• [Problem to work on]:
Scan the lines below for "unknowns" and copy the matches.

================

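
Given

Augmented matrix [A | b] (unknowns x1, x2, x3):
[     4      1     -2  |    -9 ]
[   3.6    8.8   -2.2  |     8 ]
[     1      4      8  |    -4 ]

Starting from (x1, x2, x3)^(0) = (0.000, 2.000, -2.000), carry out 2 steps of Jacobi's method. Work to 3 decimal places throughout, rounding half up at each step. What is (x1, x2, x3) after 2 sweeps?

(-3.102, 2.068, -0.236)

Iteration 1:
  x1 = (-9 - (1)·2.000 - (-2)·-2.000) / (4) = -3.750
  x2 = (8 - (3.6)·0.000 - (-2.2)·-2.000) / (8.8) = 0.409
  x3 = (-4 - (1)·0.000 - (4)·2.000) / (8) = -1.500
Iteration 2:
  x1 = (-9 - (1)·0.409 - (-2)·-1.500) / (4) = -3.102
  x2 = (8 - (3.6)·-3.750 - (-2.2)·-1.500) / (8.8) = 2.068
  x3 = (-4 - (1)·-3.750 - (4)·0.409) / (8) = -0.236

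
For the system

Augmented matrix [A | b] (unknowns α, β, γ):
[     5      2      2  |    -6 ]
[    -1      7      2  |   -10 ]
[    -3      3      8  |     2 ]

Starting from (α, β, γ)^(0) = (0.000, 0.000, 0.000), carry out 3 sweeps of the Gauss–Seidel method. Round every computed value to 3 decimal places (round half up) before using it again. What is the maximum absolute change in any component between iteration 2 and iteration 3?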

================

• [Response area]:
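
Augmented matrix [A | b] (unknowns x1, x2, x3):
Augmented matrix [A | b] (unknowns α, β, γ):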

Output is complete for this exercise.